▶ Task
The data below must be copied in full and without any change.

[Collected data entries]
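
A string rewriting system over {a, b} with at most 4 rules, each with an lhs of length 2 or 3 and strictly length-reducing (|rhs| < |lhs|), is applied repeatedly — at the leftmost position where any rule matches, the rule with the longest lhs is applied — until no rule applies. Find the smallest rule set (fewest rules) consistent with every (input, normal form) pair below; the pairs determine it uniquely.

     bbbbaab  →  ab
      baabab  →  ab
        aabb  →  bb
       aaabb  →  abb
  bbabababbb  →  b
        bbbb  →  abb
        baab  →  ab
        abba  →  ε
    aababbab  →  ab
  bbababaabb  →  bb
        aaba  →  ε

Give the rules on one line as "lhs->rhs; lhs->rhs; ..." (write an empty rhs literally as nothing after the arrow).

  | bbbbaab => abbaab => aaab => ab
  | baabab => abab => ab
  | aabb => bb
  | aaabb => abb

aa->; ba->; bba->a; bbb->ab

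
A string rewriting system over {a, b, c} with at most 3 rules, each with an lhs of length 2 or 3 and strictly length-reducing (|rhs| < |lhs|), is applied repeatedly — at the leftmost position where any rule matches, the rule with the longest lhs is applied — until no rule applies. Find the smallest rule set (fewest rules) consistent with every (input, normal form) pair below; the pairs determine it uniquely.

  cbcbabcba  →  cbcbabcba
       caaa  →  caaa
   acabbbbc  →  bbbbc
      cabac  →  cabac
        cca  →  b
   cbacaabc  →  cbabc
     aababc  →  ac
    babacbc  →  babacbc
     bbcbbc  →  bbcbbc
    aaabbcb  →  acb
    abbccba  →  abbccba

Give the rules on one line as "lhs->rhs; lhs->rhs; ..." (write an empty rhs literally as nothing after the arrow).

aab->a; aca->; cca->b

  | cbcbabcba
  | caaa
  | acabbbbc => bbbbc
  | cabac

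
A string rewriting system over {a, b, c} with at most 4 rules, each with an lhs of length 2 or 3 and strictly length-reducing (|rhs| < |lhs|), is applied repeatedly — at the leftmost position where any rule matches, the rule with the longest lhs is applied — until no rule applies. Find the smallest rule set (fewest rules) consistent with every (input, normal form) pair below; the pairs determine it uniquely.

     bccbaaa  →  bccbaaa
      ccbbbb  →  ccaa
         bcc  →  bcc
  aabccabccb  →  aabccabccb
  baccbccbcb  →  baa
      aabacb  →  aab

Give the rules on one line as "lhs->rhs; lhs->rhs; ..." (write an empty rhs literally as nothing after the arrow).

acb->; acc->ab; bb->a

  | bccbaaa
  | ccbbbb => ccabb => ccaa
  | bcc
  | aabccabccb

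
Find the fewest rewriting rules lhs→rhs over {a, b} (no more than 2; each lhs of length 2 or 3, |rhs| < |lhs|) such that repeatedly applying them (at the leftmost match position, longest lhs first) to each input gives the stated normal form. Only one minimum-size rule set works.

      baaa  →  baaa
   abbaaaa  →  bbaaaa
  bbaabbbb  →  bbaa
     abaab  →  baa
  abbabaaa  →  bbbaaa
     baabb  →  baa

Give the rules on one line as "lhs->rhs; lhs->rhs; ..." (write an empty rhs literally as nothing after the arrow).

  | baaa
  | abbaaaa => bbaaaa
  | bbaabbbb => bbaabbb => bbaabb => bbaab => bbaa
  | abaab => baab => baa

aab->aa; ab->b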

▶ Output for this task
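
A string rewriting system over {a, b} with at most 4 rules, each with an lhs of length 2 or 3 and strictly length-reducing (|rhs| < |lhs|), is applied repeatedly — at the leftmost position where any rule matches, the rule with the longest lhs is applied — until no rule applies. Find the smallest rule set (fewest rules) consistent with every (input, normal form) pair below; the pairs determine it uniquely.

     bbbbaab  →  ab
      baabab  →  ab
        aabb  →  bb
       aaabb  →  abb
  bbabababbb  →  b
        bbbb  →  abb
        baab  →  ab
        abba  →  ε
    aababbab  →  ab
  bbababaabb  →  bb
        aaba  →  ε

Give the rules on one line as "lhs->rhs; lhs->rhs; ..." (write an empty rhs literally as nothing after the arrow).

  | bbbbaab => abbaab => aaab => ab
  | baabab => abab => ab
  | aabb => bb
  | aaabb => abb

aa->; ba->; bba->a; bbb->ab

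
A string rewriting system over {a, b, c} with at most 3 rules, each with an lhs of length 2 or 3 and strictly length-reducing (|rhs| < |lhs|), is applied repeatedly — at the leftmost position where any rule matches, the rule with the longest lhs is applied — until no rule applies. Find the smallest rule set (fewest rules) consistent with every (input, normal form) pair below; the pairs determine it uniquely.

  cbcbabcba  →  cbcbabcba
       caaa  →  caaa
   acabbbbc  →  bbbbc
      cabac  →  cabac
        cca  →  b
   cbacaabc  →  cbabc
     aababc  →  ac
    babacbc  →  babacbc
     bbcbbc  →  bbcbbc
    aaabbcb  →  acb
    abbccba  →  abbccba

Give the rules on one line as "lhs->rhs; lhs->rhs; ..." (write an empty rhs literally as nothing after the arrow).

aab->a; aca->; cca->b

  | cbcbabcba
  | caaa
  | acabbbbc => bbbbc
  | cabac

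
A string rewriting system over {a, b, c} with at most 4 rules, each with an lhs of length 2 or 3 and strictly length-reducing (|rhs| < |lhs|), is applied repeatedly — at the leftmost position where any rule matches, the rule with the longest lhs is applied — until no rule applies. Find the smallest rule set (fewest rules) consistent with every (input, normal form) pair below; the pairs determine it uniquely.

     bccbaaa  →  bccbaaa
      ccbbbb  →  ccaa
         bcc  →  bcc
  aabccabccb  →  aabccabccb
  baccbccbcb  →  baa
      aabacb  →  aab

Give the rules on one line as "lhs->rhs; lhs->rhs; ..." (write an empty rhs literally as nothing after the arrow).

acb->; acc->ab; bb->a

  | bccbaaa
  | ccbbbb => ccabb => ccaa
  | bcc
  | aabccabccb

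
Find the fewest rewriting rules lhs→rhs over {a, b} (no more than 2; each lhs of length 2 or 3, |rhs| < |lhs|) such that repeatedly applying them (at the leftmost match position, longest lhs first) to each input gives the stated normal form. Only one minimum-size rule set works.

      baaa  →  baaa
   abbaaaa  →  bbaaaa
  bbaabbbb  →  bbaa
     abaab  →  baa
  abbabaaa  →  bbbaaa
     baabb  →  baa

Give the rules on one line as "lhs->rhs; lhs->rhs; ..." (write an empty rhs literally as nothing after the arrow).

  | baaa
  | abbaaaa => bbaaaa
  | bbaabbbb => bbaabbb => bbaabb => bbaab => bbaa
  | abaab => baab => baa

aab->aa; ab->b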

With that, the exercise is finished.